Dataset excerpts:
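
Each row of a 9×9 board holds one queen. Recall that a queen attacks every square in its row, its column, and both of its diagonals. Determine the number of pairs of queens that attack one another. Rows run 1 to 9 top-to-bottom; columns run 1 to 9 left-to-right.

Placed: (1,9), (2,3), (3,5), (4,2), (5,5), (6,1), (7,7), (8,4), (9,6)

3

Same column: (3,5)–(5,5) (column 5).
Same diagonal: (1,9)–(5,5) (|1−5| = |9−5| = 4); (5,5)–(7,7) (|5−7| = |5−7| = 2).
Total attacking pairs: 3.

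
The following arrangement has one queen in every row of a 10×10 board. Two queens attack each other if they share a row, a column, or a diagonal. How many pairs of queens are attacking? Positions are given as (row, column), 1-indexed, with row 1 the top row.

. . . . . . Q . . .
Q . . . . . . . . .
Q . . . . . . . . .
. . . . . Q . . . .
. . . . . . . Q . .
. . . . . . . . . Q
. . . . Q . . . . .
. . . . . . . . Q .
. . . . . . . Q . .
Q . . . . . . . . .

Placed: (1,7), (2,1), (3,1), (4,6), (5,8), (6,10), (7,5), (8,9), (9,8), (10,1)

Same column: (2,1)–(3,1) (column 1); (2,1)–(10,1) (column 1); (3,1)–(10,1) (column 1); (5,8)–(9,8) (column 8).
Same diagonal: (2,1)–(9,8) (|2−9| = |1−8| = 7); (3,1)–(7,5) (|3−7| = |1−5| = 4); (8,9)–(9,8) (|8−9| = |9−8| = 1).
Total attacking pairs: 7.

7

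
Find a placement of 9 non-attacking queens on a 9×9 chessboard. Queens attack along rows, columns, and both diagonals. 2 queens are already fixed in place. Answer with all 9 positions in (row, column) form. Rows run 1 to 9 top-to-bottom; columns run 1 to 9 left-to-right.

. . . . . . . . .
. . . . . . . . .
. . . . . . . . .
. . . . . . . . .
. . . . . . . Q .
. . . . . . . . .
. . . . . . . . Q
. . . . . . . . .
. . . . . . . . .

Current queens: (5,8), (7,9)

(1,1) (2,3) (3,7) (4,2) (5,8) (6,5) (7,9) (8,4) (9,6)

Row 1: attacked by (5,8)→{4,8}; (7,9)→{3,9}. Safe: 1, 2, 5, 6, 7. Place at column 1.
Row 2: attacked by (1,1)→{1,2}; (5,8)→{5,8}; (7,9)→{4,9}. Safe: 3, 6, 7. Place at column 3.
Row 3: attacked by (1,1)→{1,3}; (2,3)→{2,3,4}; (5,8)→{6,8}; (7,9)→{5,9}. Safe: 7. Place at column 7.
Row 4: attacked by (1,1)→{1,4}; (2,3)→{1,3,5}; (3,7)→{6,7,8}; (5,8)→{7,8,9}; (7,9)→{6,9}. Safe: 2. Place at column 2.
Row 6: attacked by (1,1)→{1,6}; (2,3)→{3,7}; (3,7)→{4,7}; (4,2)→{2,4}; (5,8)→{7,8,9}; (7,9)→{8,9}. Safe: 5. Place at column 5.
Row 8: attacked by (1,1)→{1,8}; (2,3)→{3,9}; (3,7)→{2,7}; (4,2)→{2,6}; (5,8)→{5,8}; (6,5)→{3,5,7}; (7,9)→{8,9}. Safe: 4. Place at column 4.
Row 9: attacked by (1,1)→{1,9}; (2,3)→{3}; (3,7)→{1,7}; (4,2)→{2,7}; (5,8)→{4,8}; (6,5)→{2,5,8}; (7,9)→{7,9}; (8,4)→{3,4,5}. Safe: 6. Place at column 6.
Columns [1, 3, 7, 2, 8, 5, 9, 4, 6], r−c [0, -1, -4, 2, -3, 1, -2, 4, 3], r+c [2, 5, 10, 6, 13, 11, 16, 12, 15] are all distinct, so no two queens attack.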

- Task to carry out:
Reproduce the data exactly. Keep every line intact.

- Answer below:
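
Each row of a 9×9 board holds one queen. Recall that a queen attacks every square in its row, its column, and both of its diagonals. Determine the number of pairs of queens that attack one another. Rows run 1 to 9 top-to-bottom; columns run 1 to 9 left-to-right.

Placed: (1,9), (2,3), (3,5), (4,2), (5,5), (6,1), (7,7), (8,4), (9,6)

3

Same column: (3,5)–(5,5) (column 5).
Same diagonal: (1,9)–(5,5) (|1−5| = |9−5| = 4); (5,5)–(7,7) (|5−7| = |5−7| = 2).
Total attacking pairs: 3.

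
The following arrangement has one queen in every row of a 10×10 board. Two queens attack each other if they share a row, a column, or a diagonal. How many pairs of queens are attacking? Positions are given as (row, column), 1-indexed, with row 1 the top row.

. . . . . . Q . . .
Q . . . . . . . . .
Q . . . . . . . . .
. . . . . Q . . . .
. . . . . . . Q . .
. . . . . . . . . Q
. . . . Q . . . . .
. . . . . . . . Q .
. . . . . . . Q . .
Q . . . . . . . . .

Placed: (1,7), (2,1), (3,1), (4,6), (5,8), (6,10), (7,5), (8,9), (9,8), (10,1)

Same column: (2,1)–(3,1) (column 1); (2,1)–(10,1) (column 1); (3,1)–(10,1) (column 1); (5,8)–(9,8) (column 8).
Same diagonal: (2,1)–(9,8) (|2−9| = |1−8| = 7); (3,1)–(7,5) (|3−7| = |1−5| = 4); (8,9)–(9,8) (|8−9| = |9−8| = 1).
Total attacking pairs: 7.

7

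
Find a placement of 9 non-attacking queens on a 9×9 chessboard. Queens attack along rows, columns, and both diagonals. 2 queens are already fixed in place. Answer with all 9 positions in (row, column) form. Rows run 1 to 9 top-to-bottom; columns run 1 to 9 left-to-right.

. . . . . . . . .
. . . . . . . . .
. . . . . . . . .
. . . . . . . . .
. . . . . . . Q .
. . . . . . . . .
. . . . . . . . Q
. . . . . . . . .
. . . . . . . . .

Current queens: (5,8), (7,9)

(1,1) (2,3) (3,7) (4,2) (5,8) (6,5) (7,9) (8,4) (9,6)

Row 1: attacked by (5,8)→{4,8}; (7,9)→{3,9}. Safe: 1, 2, 5, 6, 7. Place at column 1.
Row 2: attacked by (1,1)→{1,2}; (5,8)→{5,8}; (7,9)→{4,9}. Safe: 3, 6, 7. Place at column 3.
Row 3: attacked by (1,1)→{1,3}; (2,3)→{2,3,4}; (5,8)→{6,8}; (7,9)→{5,9}. Safe: 7. Place at column 7.
Row 4: attacked by (1,1)→{1,4}; (2,3)→{1,3,5}; (3,7)→{6,7,8}; (5,8)→{7,8,9}; (7,9)→{6,9}. Safe: 2. Place at column 2.
Row 6: attacked by (1,1)→{1,6}; (2,3)→{3,7}; (3,7)→{4,7}; (4,2)→{2,4}; (5,8)→{7,8,9}; (7,9)→{8,9}. Safe: 5. Place at column 5.
Row 8: attacked by (1,1)→{1,8}; (2,3)→{3,9}; (3,7)→{2,7}; (4,2)→{2,6}; (5,8)→{5,8}; (6,5)→{3,5,7}; (7,9)→{8,9}. Safe: 4. Place at column 4.
Row 9: attacked by (1,1)→{1,9}; (2,3)→{3}; (3,7)→{1,7}; (4,2)→{2,7}; (5,8)→{4,8}; (6,5)→{2,5,8}; (7,9)→{7,9}; (8,4)→{3,4,5}. Safe: 6. Place at column 6.
Columns [1, 3, 7, 2, 8, 5, 9, 4, 6], r−c [0, -1, -4, 2, -3, 1, -2, 4, 3], r+c [2, 5, 10, 6, 13, 11, 16, 12, 15] are all distinct, so no two queens attack.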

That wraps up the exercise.